* [Input material]:
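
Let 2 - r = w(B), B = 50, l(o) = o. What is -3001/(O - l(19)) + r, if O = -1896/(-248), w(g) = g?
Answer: 76135/352 ≈ 216.29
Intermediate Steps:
O = 237/31 (O = -1896*(-1/248) = 237/31 ≈ 7.6452)
r = -48 (r = 2 - 1*50 = 2 - 50 = -48)
-3001/(O - l(19)) + r = -3001/(237/31 - 1*19) - 48 = -3001/(237/31 - 19) - 48 = -3001/(-352/31) - 48 = -3001*(-31/352) - 48 = 93031/352 - 48 = 76135/352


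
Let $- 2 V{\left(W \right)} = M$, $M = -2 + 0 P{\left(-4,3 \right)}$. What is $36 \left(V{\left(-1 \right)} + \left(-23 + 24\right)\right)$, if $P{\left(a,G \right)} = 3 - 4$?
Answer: $72$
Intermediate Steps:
$P{\left(a,G \right)} = -1$ ($P{\left(a,G \right)} = 3 - 4 = -1$)
$M = -2$ ($M = -2 + 0 \left(-1\right) = -2 + 0 = -2$)
$V{\left(W \right)} = 1$ ($V{\left(W \right)} = \left(- \frac{1}{2}\right) \left(-2\right) = 1$)
$36 \left(V{\left(-1 \right)} + \left(-23 + 24\right)\right) = 36 \left(1 + \left(-23 + 24\right)\right) = 36 \left(1 + 1\right) = 36 \cdot 2 = 72$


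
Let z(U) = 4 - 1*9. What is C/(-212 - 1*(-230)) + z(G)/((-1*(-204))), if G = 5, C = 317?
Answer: 10763/612 ≈ 17.587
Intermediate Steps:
z(U) = -5 (z(U) = 4 - 9 = -5)
C/(-212 - 1*(-230)) + z(G)/((-1*(-204))) = 317/(-212 - 1*(-230)) - 5/((-1*(-204))) = 317/(-212 + 230) - 5/204 = 317/18 - 5*1/204 = 317*(1/18) - 5/204 = 317/18 - 5/204 = 10763/612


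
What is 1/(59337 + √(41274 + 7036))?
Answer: 59337/3520831259 - √48310/3520831259 ≈ 1.6791e-5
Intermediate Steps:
1/(59337 + √(41274 + 7036)) = 1/(59337 + √48310)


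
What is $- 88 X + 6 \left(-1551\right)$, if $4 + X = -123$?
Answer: $1870$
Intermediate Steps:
$X = -127$ ($X = -4 - 123 = -127$)
$- 88 X + 6 \left(-1551\right) = \left(-88\right) \left(-127\right) + 6 \left(-1551\right) = 11176 - 9306 = 1870$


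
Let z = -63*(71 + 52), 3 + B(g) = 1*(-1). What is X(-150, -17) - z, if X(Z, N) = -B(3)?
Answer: 7753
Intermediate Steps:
B(g) = -4 (B(g) = -3 + 1*(-1) = -3 - 1 = -4)
X(Z, N) = 4 (X(Z, N) = -1*(-4) = 4)
z = -7749 (z = -63*123 = -7749)
X(-150, -17) - z = 4 - 1*(-7749) = 4 + 7749 = 7753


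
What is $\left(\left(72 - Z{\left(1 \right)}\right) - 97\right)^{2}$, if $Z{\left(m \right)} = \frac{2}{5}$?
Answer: $\frac{16129}{25} \approx 645.16$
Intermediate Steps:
$Z{\left(m \right)} = \frac{2}{5}$ ($Z{\left(m \right)} = 2 \cdot \frac{1}{5} = \frac{2}{5}$)
$\left(\left(72 - Z{\left(1 \right)}\right) - 97\right)^{2} = \left(\left(72 - \frac{2}{5}\right) - 97\right)^{2} = \left(\frac{358}{5} - 97\right)^{2} = \left(- \frac{127}{5}\right)^{2} = \frac{16129}{25}$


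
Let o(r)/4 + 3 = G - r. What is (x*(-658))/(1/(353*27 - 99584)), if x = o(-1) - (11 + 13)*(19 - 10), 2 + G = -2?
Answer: -14221169760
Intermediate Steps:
G = -4 (G = -2 - 2 = -4)
o(r) = -28 - 4*r (o(r) = -12 + 4*(-4 - r) = -12 + (-16 - 4*r) = -28 - 4*r)
x = -240 (x = (-28 - 4*(-1)) - (11 + 13)*(19 - 10) = (-28 + 4) - 24*9 = -24 - 1*216 = -24 - 216 = -240)
(x*(-658))/(1/(353*27 - 99584)) = (-240*(-658))/(1/(353*27 - 99584)) = 157920/(1/(9531 - 99584)) = 157920/(1/(-90053)) = 157920/(-1/90053) = 157920*(-90053) = -14221169760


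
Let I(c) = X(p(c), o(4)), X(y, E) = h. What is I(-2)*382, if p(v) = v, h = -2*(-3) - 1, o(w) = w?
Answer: 1910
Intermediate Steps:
h = 5 (h = 6 - 1 = 5)
X(y, E) = 5
I(c) = 5
I(-2)*382 = 5*382 = 1910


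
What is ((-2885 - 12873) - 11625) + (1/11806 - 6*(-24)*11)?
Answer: -304582993/11806 ≈ -25799.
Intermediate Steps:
((-2885 - 12873) - 11625) + (1/11806 - 6*(-24)*11) = (-15758 - 11625) + (1/11806 + 144*11) = -27383 + (1/11806 + 1584) = -27383 + 18700705/11806 = -304582993/11806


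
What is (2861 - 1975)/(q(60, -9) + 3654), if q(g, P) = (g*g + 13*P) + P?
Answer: 443/3564 ≈ 0.12430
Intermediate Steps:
q(g, P) = g**2 + 14*P (q(g, P) = (g**2 + 13*P) + P = g**2 + 14*P)
(2861 - 1975)/(q(60, -9) + 3654) = (2861 - 1975)/((60**2 + 14*(-9)) + 3654) = 886/((3600 - 126) + 3654) = 886/(3474 + 3654) = 886/7128 = 886*(1/7128) = 443/3564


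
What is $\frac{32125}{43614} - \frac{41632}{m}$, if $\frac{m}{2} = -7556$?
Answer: $\frac{287651381}{82386846} \approx 3.4915$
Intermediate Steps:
$m = -15112$ ($m = 2 \left(-7556\right) = -15112$)
$\frac{32125}{43614} - \frac{41632}{m} = \frac{32125}{43614} - \frac{41632}{-15112} = 32125 \cdot \frac{1}{43614} - - \frac{5204}{1889} = \frac{32125}{43614} + \frac{5204}{1889} = \frac{287651381}{82386846}$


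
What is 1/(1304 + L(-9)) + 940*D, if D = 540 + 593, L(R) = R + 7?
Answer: 1386656041/1302 ≈ 1.0650e+6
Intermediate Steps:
L(R) = 7 + R
D = 1133
1/(1304 + L(-9)) + 940*D = 1/(1304 + (7 - 9)) + 940*1133 = 1/(1304 - 2) + 1065020 = 1/1302 + 1065020 = 1386656041/1302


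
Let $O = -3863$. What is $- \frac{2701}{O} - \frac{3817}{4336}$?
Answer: $- \frac{3033535}{16749968} \approx -0.18111$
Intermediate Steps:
$- \frac{2701}{O} - \frac{3817}{4336} = - \frac{2701}{-3863} - \frac{3817}{4336} = \left(-2701\right) \left(- \frac{1}{3863}\right) - \frac{3817}{4336} = \frac{2701}{3863} - \frac{3817}{4336} = - \frac{3033535}{16749968}$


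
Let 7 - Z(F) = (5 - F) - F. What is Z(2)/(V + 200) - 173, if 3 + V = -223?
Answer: -2252/13 ≈ -173.23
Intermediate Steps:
V = -226 (V = -3 - 223 = -226)
Z(F) = 2 + 2*F (Z(F) = 7 - ((5 - F) - F) = 7 - (5 - 2*F) = 7 + (-5 + 2*F) = 2 + 2*F)
Z(2)/(V + 200) - 173 = (2 + 2*2)/(-226 + 200) - 173 = (2 + 4)/(-26) - 173 = -1/26*6 - 173 = -3/13 - 173 = -2252/13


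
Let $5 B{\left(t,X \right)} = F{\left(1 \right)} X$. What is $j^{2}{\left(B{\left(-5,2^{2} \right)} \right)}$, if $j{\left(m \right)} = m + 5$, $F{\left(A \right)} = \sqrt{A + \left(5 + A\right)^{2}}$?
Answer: $\frac{1217}{25} + 8 \sqrt{37} \approx 97.342$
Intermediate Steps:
$B{\left(t,X \right)} = \frac{X \sqrt{37}}{5}$ ($B{\left(t,X \right)} = \frac{\sqrt{1 + \left(5 + 1\right)^{2}} X}{5} = \frac{\sqrt{1 + 6^{2}} X}{5} = \frac{\sqrt{1 + 36} X}{5} = \frac{\sqrt{37} X}{5} = \frac{X \sqrt{37}}{5}$)
$j{\left(m \right)} = 5 + m$
$j^{2}{\left(B{\left(-5,2^{2} \right)} \right)} = \left(5 + \frac{2^{2} \sqrt{37}}{5}\right)^{2} = \left(5 + \frac{1}{5} \cdot 4 \sqrt{37}\right)^{2} = \left(5 + \frac{4 \sqrt{37}}{5}\right)^{2}$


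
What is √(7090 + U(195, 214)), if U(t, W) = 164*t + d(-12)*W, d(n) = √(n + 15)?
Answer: √(39070 + 214*√3) ≈ 198.60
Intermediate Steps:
d(n) = √(15 + n)
U(t, W) = 164*t + W*√3 (U(t, W) = 164*t + √(15 - 12)*W = 164*t + √3*W = 164*t + W*√3)
√(7090 + U(195, 214)) = √(7090 + (164*195 + 214*√3)) = √(7090 + (31980 + 214*√3)) = √(39070 + 214*√3)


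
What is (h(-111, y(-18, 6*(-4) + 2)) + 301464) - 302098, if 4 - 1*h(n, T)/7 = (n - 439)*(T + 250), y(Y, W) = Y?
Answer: 892594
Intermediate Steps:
h(n, T) = 28 - 7*(-439 + n)*(250 + T) (h(n, T) = 28 - 7*(n - 439)*(T + 250) = 28 - 7*(-439 + n)*(250 + T))
(h(-111, y(-18, 6*(-4) + 2)) + 301464) - 302098 = ((768278 - 1750*(-111) + 3073*(-18) - 7*(-18)*(-111)) + 301464) - 302098 = ((768278 + 194250 - 55314 - 13986) + 301464) - 302098 = (893228 + 301464) - 302098 = 1194692 - 302098 = 892594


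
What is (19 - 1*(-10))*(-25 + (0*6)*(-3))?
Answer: -725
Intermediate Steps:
(19 - 1*(-10))*(-25 + (0*6)*(-3)) = (19 + 10)*(-25 + 0*(-3)) = 29*(-25 + 0) = 29*(-25) = -725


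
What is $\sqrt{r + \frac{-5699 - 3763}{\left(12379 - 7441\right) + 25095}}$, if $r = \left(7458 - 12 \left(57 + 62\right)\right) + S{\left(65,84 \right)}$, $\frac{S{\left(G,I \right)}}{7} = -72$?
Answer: $\frac{8 \sqrt{8652887718}}{10011} \approx 74.335$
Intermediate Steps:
$S{\left(G,I \right)} = -504$ ($S{\left(G,I \right)} = 7 \left(-72\right) = -504$)
$r = 5526$ ($r = \left(7458 - 12 \left(57 + 62\right)\right) - 504 = \left(7458 - 1428\right) - 504 = 6030 - 504 = 5526$)
$\sqrt{r + \frac{-5699 - 3763}{\left(12379 - 7441\right) + 25095}} = \sqrt{5526 + \frac{-5699 - 3763}{\left(12379 - 7441\right) + 25095}} = \sqrt{5526 - \frac{9462}{\left(12379 - 7441\right) + 25095}} = \sqrt{5526 - \frac{9462}{4938 + 25095}} = \sqrt{5526 - \frac{9462}{30033}} = \sqrt{5526 - \frac{3154}{10011}} = \sqrt{\frac{55317632}{10011}} = \frac{8 \sqrt{8652887718}}{10011}$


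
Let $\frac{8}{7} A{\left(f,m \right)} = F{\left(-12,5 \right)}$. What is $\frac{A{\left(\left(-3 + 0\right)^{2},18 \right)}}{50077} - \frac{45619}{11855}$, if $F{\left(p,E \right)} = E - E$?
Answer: $- \frac{45619}{11855} \approx -3.8481$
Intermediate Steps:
$F{\left(p,E \right)} = 0$
$A{\left(f,m \right)} = 0$ ($A{\left(f,m \right)} = \frac{7}{8} \cdot 0 = 0$)
$\frac{A{\left(\left(-3 + 0\right)^{2},18 \right)}}{50077} - \frac{45619}{11855} = \frac{0}{50077} - \frac{45619}{11855} = 0 \cdot \frac{1}{50077} - \frac{45619}{11855} = 0 - \frac{45619}{11855} = - \frac{45619}{11855}$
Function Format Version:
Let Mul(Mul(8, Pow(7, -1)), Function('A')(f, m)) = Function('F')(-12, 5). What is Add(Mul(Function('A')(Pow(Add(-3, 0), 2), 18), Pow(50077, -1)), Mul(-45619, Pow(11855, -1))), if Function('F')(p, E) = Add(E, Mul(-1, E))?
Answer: Rational(-45619, 11855) ≈ -3.8481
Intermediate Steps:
Function('F')(p, E) = 0
Function('A')(f, m) = 0 (Function('A')(f, m) = Mul(Rational(7, 8), 0) = 0)
Add(Mul(Function('A')(Pow(Add(-3, 0), 2), 18), Pow(50077, -1)), Mul(-45619, Pow(11855, -1))) = Add(Mul(0, Pow(50077, -1)), Mul(-45619, Pow(11855, -1))) = Add(Mul(0, Rational(1, 50077)), Mul(-45619, Rational(1, 11855))) = Add(0, Rational(-45619, 11855)) = Rational(-45619, 11855)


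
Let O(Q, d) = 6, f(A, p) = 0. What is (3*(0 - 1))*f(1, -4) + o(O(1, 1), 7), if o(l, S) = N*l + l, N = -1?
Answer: 0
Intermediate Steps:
o(l, S) = 0 (o(l, S) = -l + l = 0)
(3*(0 - 1))*f(1, -4) + o(O(1, 1), 7) = (3*(0 - 1))*0 + 0 = (3*(-1))*0 + 0 = -3*0 + 0 = 0 + 0 = 0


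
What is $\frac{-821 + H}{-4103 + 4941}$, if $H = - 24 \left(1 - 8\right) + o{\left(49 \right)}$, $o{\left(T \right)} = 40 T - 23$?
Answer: $\frac{642}{419} \approx 1.5322$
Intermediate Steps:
$o{\left(T \right)} = -23 + 40 T$
$H = 2105$ ($H = - 24 \left(1 - 8\right) + \left(-23 + 40 \cdot 49\right) = \left(-24\right) \left(-7\right) + \left(-23 + 1960\right) = 168 + 1937 = 2105$)
$\frac{-821 + H}{-4103 + 4941} = \frac{-821 + 2105}{-4103 + 4941} = \frac{1284}{838} = 1284 \cdot \frac{1}{838} = \frac{642}{419}$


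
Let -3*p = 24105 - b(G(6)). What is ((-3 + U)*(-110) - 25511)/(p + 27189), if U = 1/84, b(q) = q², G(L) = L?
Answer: -1057657/804972 ≈ -1.3139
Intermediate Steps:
U = 1/84 ≈ 0.011905
p = -8023 (p = -(24105 - 1*6²)/3 = -(24105 - 1*36)/3 = -(24105 - 36)/3 = -⅓*24069 = -8023)
((-3 + U)*(-110) - 25511)/(p + 27189) = ((-3 + 1/84)*(-110) - 25511)/(-8023 + 27189) = (-251/84*(-110) - 25511)/19166 = (13805/42 - 25511)*(1/19166) = -1057657/42*1/19166 = -1057657/804972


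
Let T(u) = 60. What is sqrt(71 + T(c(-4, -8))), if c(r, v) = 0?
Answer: sqrt(131) ≈ 11.446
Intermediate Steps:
sqrt(71 + T(c(-4, -8))) = sqrt(71 + 60) = sqrt(131)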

* [Assignment]:
In the entries above, how many lines contain the string "approx"? Say only the number.

* [Solution below]:
7